■ What is being asked: Word for word, restate the entries that follow.

(Stored items)

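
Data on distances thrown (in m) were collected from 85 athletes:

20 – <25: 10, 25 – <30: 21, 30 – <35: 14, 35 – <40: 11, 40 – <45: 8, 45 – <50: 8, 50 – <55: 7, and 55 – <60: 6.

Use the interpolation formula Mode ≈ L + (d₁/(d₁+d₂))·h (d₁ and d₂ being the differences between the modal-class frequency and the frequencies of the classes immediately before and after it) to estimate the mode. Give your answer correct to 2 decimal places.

28.06

Modal class: 25 – <30 (highest frequency 21).
d₁ = 21 − 10 = 11, d₂ = 21 − 14 = 7
Mode ≈ 25 + (11/(11+7)) × 5 = 25 + 3.0556 = 28.0556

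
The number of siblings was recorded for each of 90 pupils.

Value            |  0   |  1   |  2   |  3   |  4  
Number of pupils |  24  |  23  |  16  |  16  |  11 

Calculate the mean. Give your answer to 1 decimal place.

Values: 0, 1, 2, 3, 4
Σfx = 24×0 + 23×1 + 16×2 + 16×3 + 11×4 = 147
n = Σf = 90
Mean = 147 / 90 = 1.6333

1.6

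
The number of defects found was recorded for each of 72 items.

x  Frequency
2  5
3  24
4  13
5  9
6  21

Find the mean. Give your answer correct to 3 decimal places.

Values: 2, 3, 4, 5, 6
Σfx = 5×2 + 24×3 + 13×4 + 9×5 + 21×6 = 305
n = Σf = 72
Mean = 305 / 72 = 4.2361

4.236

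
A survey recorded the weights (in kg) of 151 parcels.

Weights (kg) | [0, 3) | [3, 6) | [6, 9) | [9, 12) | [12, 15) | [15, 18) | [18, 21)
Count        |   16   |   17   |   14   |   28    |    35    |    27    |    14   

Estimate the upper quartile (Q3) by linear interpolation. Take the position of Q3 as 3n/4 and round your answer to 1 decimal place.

15.4

Cumulative frequencies: 16, 33, 47, 75, 110, 137, 151
n = 151; position = 3n/4 = 113.25.
This falls in the class [15, 18): L = 15, F = 110, f = 27, h = 3.
Upper quartile ≈ 15 + ((113.25 − 110) / 27) × 3 = 15.3611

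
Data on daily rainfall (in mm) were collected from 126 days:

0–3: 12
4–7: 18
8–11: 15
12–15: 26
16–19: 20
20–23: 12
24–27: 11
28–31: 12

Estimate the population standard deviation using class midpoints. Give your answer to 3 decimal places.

Midpoints: 1.5, 5.5, 9.5, 13.5, 17.5, 21.5, 25.5, 29.5
n = 126, Σfm = 1853, mean = 14.7063
Σfm² = 35931.5
Σf(m − x̄)² = Σfm² − (Σfm)²/n = 35931.5 − 1853²/126 = 8680.6349
Population variance = 8680.6349 / 126 = 68.8939
Standard deviation = √68.8939 = 8.3002

8.300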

■ Reply to the task:
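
Data on distances thrown (in m) were collected from 85 athletes:

20 – <25: 10, 25 – <30: 21, 30 – <35: 14, 35 – <40: 11, 40 – <45: 8, 45 – <50: 8, 50 – <55: 7, and 55 – <60: 6.

Use the interpolation formula Mode ≈ L + (d₁/(d₁+d₂))·h (d₁ and d₂ being the differences between the modal-class frequency and the frequencies of the classes immediately before and after it) to estimate the mode. Give your answer correct to 2 decimal places.

28.06

Modal class: 25 – <30 (highest frequency 21).
d₁ = 21 − 10 = 11, d₂ = 21 − 14 = 7
Mode ≈ 25 + (11/(11+7)) × 5 = 25 + 3.0556 = 28.0556

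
The number of siblings was recorded for each of 90 pupils.

Value            |  0   |  1   |  2   |  3   |  4  
Number of pupils |  24  |  23  |  16  |  16  |  11 

Calculate the mean. Give your answer to 1 decimal place.

Values: 0, 1, 2, 3, 4
Σfx = 24×0 + 23×1 + 16×2 + 16×3 + 11×4 = 147
n = Σf = 90
Mean = 147 / 90 = 1.6333

1.6

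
The number of defects found was recorded for each of 72 items.

x  Frequency
2  5
3  24
4  13
5  9
6  21

Find the mean. Give your answer correct to 3 decimal places.

Values: 2, 3, 4, 5, 6
Σfx = 5×2 + 24×3 + 13×4 + 9×5 + 21×6 = 305
n = Σf = 72
Mean = 305 / 72 = 4.2361

4.236

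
A survey recorded the weights (in kg) of 151 parcels.

Weights (kg) | [0, 3) | [3, 6) | [6, 9) | [9, 12) | [12, 15) | [15, 18) | [18, 21)
Count        |   16   |   17   |   14   |   28    |    35    |    27    |    14   

Estimate the upper quartile (Q3) by linear interpolation. Take the position of Q3 as 3n/4 and round your answer to 1 decimal place.

15.4

Cumulative frequencies: 16, 33, 47, 75, 110, 137, 151
n = 151; position = 3n/4 = 113.25.
This falls in the class [15, 18): L = 15, F = 110, f = 27, h = 3.
Upper quartile ≈ 15 + ((113.25 − 110) / 27) × 3 = 15.3611

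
Data on daily rainfall (in mm) were collected from 126 days:

0–3: 12
4–7: 18
8–11: 15
12–15: 26
16–19: 20
20–23: 12
24–27: 11
28–31: 12

Estimate the population standard deviation using class midpoints. Give your answer to 3 decimal places.

Midpoints: 1.5, 5.5, 9.5, 13.5, 17.5, 21.5, 25.5, 29.5
n = 126, Σfm = 1853, mean = 14.7063
Σfm² = 35931.5
Σf(m − x̄)² = Σfm² − (Σfm)²/n = 35931.5 − 1853²/126 = 8680.6349
Population variance = 8680.6349 / 126 = 68.8939
Standard deviation = √68.8939 = 8.3002

8.300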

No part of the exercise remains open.